ASSIGNMENT: Please transcribe exactly, and only, the lines of the data below between the line holding "u$. What is" and the line holding "Answer: 7057050/10077891949 ≈ 0.00070025", inclusive.

··········

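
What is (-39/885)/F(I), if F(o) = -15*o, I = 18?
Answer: 13/79650 ≈ 0.00016321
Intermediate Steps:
(-39/885)/F(I) = (-39/885)/((-15*18)) = -39*1/885/(-270) = -13/295*(-1/270) = 13/79650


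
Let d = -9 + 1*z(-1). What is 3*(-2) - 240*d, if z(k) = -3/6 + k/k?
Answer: 2034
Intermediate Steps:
z(k) = 1/2 (z(k) = -3*1/6 + 1 = -1/2 + 1 = 1/2)
d = -17/2 (d = -9 + 1*(1/2) = -9 + 1/2 = -17/2 ≈ -8.5000)
3*(-2) - 240*d = 3*(-2) - 240*(-17/2) = -6 + 2040 = 2034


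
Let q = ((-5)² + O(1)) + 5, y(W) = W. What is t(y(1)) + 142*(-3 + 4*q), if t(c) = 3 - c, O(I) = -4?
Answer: 14344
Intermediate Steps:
q = 26 (q = ((-5)² - 4) + 5 = (25 - 4) + 5 = 21 + 5 = 26)
t(y(1)) + 142*(-3 + 4*q) = (3 - 1*1) + 142*(-3 + 4*26) = (3 - 1) + 142*(-3 + 104) = 2 + 142*101 = 2 + 14342 = 14344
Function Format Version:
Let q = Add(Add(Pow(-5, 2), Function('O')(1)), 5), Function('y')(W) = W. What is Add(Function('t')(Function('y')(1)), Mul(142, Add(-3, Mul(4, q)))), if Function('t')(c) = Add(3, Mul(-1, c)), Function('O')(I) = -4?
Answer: 14344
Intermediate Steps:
q = 26 (q = Add(Add(Pow(-5, 2), -4), 5) = Add(Add(25, -4), 5) = Add(21, 5) = 26)
Add(Function('t')(Function('y')(1)), Mul(142, Add(-3, Mul(4, q)))) = Add(Add(3, Mul(-1, 1)), Mul(142, Add(-3, Mul(4, 26)))) = Add(Add(3, -1), Mul(142, Add(-3, 104))) = Add(2, Mul(142, 101)) = Add(2, 14342) = 14344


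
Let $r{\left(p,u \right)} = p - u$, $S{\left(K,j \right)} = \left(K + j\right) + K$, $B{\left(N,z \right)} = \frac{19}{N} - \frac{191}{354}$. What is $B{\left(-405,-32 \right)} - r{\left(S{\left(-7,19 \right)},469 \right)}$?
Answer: $\frac{22146533}{47790} \approx 463.41$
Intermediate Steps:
$B{\left(N,z \right)} = - \frac{191}{354} + \frac{19}{N}$ ($B{\left(N,z \right)} = \frac{19}{N} - \frac{191}{354} = - \frac{191}{354} + \frac{19}{N}$)
$S{\left(K,j \right)} = j + 2 K$
$B{\left(-405,-32 \right)} - r{\left(S{\left(-7,19 \right)},469 \right)} = \left(- \frac{191}{354} + \frac{19}{-405}\right) - \left(\left(19 + 2 \left(-7\right)\right) - 469\right) = \left(- \frac{191}{354} + 19 \left(- \frac{1}{405}\right)\right) - \left(\left(19 - 14\right) - 469\right) = \left(- \frac{191}{354} - \frac{19}{405}\right) - \left(5 - 469\right) = - \frac{28027}{47790} - -464 = - \frac{28027}{47790} + 464 = \frac{22146533}{47790}$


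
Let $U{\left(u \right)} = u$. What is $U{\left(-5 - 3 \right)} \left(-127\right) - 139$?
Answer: $877$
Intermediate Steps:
$U{\left(-5 - 3 \right)} \left(-127\right) - 139 = \left(-5 - 3\right) \left(-127\right) - 139 = \left(-8\right) \left(-127\right) - 139 = 1016 - 139 = 877$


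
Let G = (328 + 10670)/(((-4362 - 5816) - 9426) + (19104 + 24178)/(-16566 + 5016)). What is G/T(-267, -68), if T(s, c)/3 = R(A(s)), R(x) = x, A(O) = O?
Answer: 7057050/10077891949 ≈ 0.00070025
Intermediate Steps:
T(s, c) = 3*s
G = -63513450/113234741 (G = 10998/((-10178 - 9426) + 43282/(-11550)) = 10998/(-19604 + 43282*(-1/11550)) = 10998/(-19604 - 21641/5775) = 10998/(-113234741/5775) = 10998*(-5775/113234741) = -63513450/113234741 ≈ -0.56090)
G/T(-267, -68) = -63513450/(113234741*(3*(-267))) = -63513450/113234741/(-801) = -63513450/113234741*(-1/801) = 7057050/10077891949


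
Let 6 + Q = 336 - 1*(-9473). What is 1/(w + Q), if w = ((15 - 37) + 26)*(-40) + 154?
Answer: 1/9797 ≈ 0.00010207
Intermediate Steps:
Q = 9803 (Q = -6 + (336 - 1*(-9473)) = -6 + (336 + 9473) = -6 + 9809 = 9803)
w = -6 (w = (-22 + 26)*(-40) + 154 = 4*(-40) + 154 = -160 + 154 = -6)
1/(w + Q) = 1/(-6 + 9803) = 1/9797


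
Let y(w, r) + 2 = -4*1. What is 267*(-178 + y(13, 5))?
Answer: -49128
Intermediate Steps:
y(w, r) = -6 (y(w, r) = -2 - 4*1 = -2 - 4 = -6)
267*(-178 + y(13, 5)) = 267*(-178 - 6) = 267*(-184) = -49128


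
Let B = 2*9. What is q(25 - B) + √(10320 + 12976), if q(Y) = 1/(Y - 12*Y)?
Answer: -1/77 + 16*√91 ≈ 152.62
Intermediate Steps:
B = 18
q(Y) = -1/(11*Y) (q(Y) = 1/(-11*Y) = -1/(11*Y))
q(25 - B) + √(10320 + 12976) = -1/(11*(25 - 1*18)) + √(10320 + 12976) = -1/(11*(25 - 18)) + √23296 = -1/11/7 + 16*√91 = -1/11*⅐ + 16*√91 = -1/77 + 16*√91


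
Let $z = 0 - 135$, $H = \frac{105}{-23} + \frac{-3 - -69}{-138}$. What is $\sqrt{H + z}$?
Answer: $\frac{i \sqrt{74083}}{23} \approx 11.834 i$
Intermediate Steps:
$H = - \frac{116}{23}$ ($H = 105 \left(- \frac{1}{23}\right) + \left(-3 + 69\right) \left(- \frac{1}{138}\right) = - \frac{105}{23} + 66 \left(- \frac{1}{138}\right) = - \frac{105}{23} - \frac{11}{23} = - \frac{116}{23} \approx -5.0435$)
$z = -135$
$\sqrt{H + z} = \sqrt{- \frac{116}{23} - 135} = \sqrt{- \frac{3221}{23}} = \frac{i \sqrt{74083}}{23}$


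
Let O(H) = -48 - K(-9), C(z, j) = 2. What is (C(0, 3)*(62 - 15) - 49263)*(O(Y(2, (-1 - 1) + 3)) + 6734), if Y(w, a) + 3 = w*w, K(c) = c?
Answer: -329186455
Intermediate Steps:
Y(w, a) = -3 + w² (Y(w, a) = -3 + w*w = -3 + w²)
O(H) = -39 (O(H) = -48 - 1*(-9) = -48 + 9 = -39)
(C(0, 3)*(62 - 15) - 49263)*(O(Y(2, (-1 - 1) + 3)) + 6734) = (2*(62 - 15) - 49263)*(-39 + 6734) = (2*47 - 49263)*6695 = (94 - 49263)*6695 = -49169*6695 = -329186455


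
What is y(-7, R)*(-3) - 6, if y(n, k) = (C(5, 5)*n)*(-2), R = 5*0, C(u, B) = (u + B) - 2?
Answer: -342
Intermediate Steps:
C(u, B) = -2 + B + u (C(u, B) = (B + u) - 2 = -2 + B + u)
R = 0
y(n, k) = -16*n (y(n, k) = ((-2 + 5 + 5)*n)*(-2) = (8*n)*(-2) = -16*n)
y(-7, R)*(-3) - 6 = -16*(-7)*(-3) - 6 = 112*(-3) - 6 = -336 - 6 = -342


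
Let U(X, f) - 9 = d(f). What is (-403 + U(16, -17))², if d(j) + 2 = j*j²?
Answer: 28185481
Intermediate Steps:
d(j) = -2 + j³ (d(j) = -2 + j*j² = -2 + j³)
U(X, f) = 7 + f³ (U(X, f) = 9 + (-2 + f³) = 7 + f³)
(-403 + U(16, -17))² = (-403 + (7 + (-17)³))² = (-403 + (7 - 4913))² = (-403 - 4906)² = (-5309)² = 28185481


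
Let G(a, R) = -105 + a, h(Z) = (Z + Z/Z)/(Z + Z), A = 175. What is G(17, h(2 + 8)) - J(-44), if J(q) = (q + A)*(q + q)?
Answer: 11440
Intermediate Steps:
h(Z) = (1 + Z)/(2*Z) (h(Z) = (Z + 1)/((2*Z)) = (1 + Z)*(1/(2*Z)) = (1 + Z)/(2*Z))
J(q) = 2*q*(175 + q) (J(q) = (q + 175)*(q + q) = (175 + q)*(2*q) = 2*q*(175 + q))
G(17, h(2 + 8)) - J(-44) = (-105 + 17) - 2*(-44)*(175 - 44) = -88 - 2*(-44)*131 = -88 - 1*(-11528) = -88 + 11528 = 11440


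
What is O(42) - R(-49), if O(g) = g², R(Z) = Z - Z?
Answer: 1764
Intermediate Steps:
R(Z) = 0
O(42) - R(-49) = 42² - 1*0 = 1764 + 0 = 1764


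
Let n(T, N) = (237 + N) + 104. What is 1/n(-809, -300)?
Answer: 1/41 ≈ 0.024390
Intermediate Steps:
n(T, N) = 341 + N
1/n(-809, -300) = 1/(341 - 300) = 1/41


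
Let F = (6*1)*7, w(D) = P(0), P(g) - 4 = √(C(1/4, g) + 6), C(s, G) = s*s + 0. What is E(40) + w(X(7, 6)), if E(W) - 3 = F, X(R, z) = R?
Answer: 49 + √97/4 ≈ 51.462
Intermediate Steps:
C(s, G) = s² (C(s, G) = s² + 0 = s²)
P(g) = 4 + √97/4 (P(g) = 4 + √((1/4)² + 6) = 4 + √((¼)² + 6) = 4 + √(1/16 + 6) = 4 + √(97/16) = 4 + √97/4)
w(D) = 4 + √97/4
F = 42 (F = 6*7 = 42)
E(W) = 45 (E(W) = 3 + 42 = 45)
E(40) + w(X(7, 6)) = 45 + (4 + √97/4) = 49 + √97/4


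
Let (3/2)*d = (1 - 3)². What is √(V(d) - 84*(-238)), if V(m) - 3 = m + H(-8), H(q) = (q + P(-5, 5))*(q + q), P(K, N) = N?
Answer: 11*√1491/3 ≈ 141.58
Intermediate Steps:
d = 8/3 (d = 2*(1 - 3)²/3 = (⅔)*(-2)² = (⅔)*4 = 8/3 ≈ 2.6667)
H(q) = 2*q*(5 + q) (H(q) = (q + 5)*(q + q) = (5 + q)*(2*q) = 2*q*(5 + q))
V(m) = 51 + m (V(m) = 3 + (m + 2*(-8)*(5 - 8)) = 3 + (m + 2*(-8)*(-3)) = 3 + (m + 48) = 3 + (48 + m) = 51 + m)
√(V(d) - 84*(-238)) = √((51 + 8/3) - 84*(-238)) = √(161/3 + 19992) = √(60137/3) = 11*√1491/3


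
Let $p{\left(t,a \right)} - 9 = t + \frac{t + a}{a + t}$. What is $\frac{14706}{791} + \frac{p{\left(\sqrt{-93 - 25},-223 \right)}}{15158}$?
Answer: $\frac{111460729}{5994989} + \frac{i \sqrt{118}}{15158} \approx 18.592 + 0.00071664 i$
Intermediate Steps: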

··········

EXERCISE RESULT:
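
Let $U{\left(u \right)} = u$. What is $U{\left(-5 - 3 \right)} \left(-127\right) - 139$?
Answer: $877$
Intermediate Steps:
$U{\left(-5 - 3 \right)} \left(-127\right) - 139 = \left(-5 - 3\right) \left(-127\right) - 139 = \left(-8\right) \left(-127\right) - 139 = 1016 - 139 = 877$


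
Let G = (328 + 10670)/(((-4362 - 5816) - 9426) + (19104 + 24178)/(-16566 + 5016)). What is G/T(-267, -68), if T(s, c)/3 = R(A(s)), R(x) = x, A(O) = O?
Answer: 7057050/10077891949 ≈ 0.00070025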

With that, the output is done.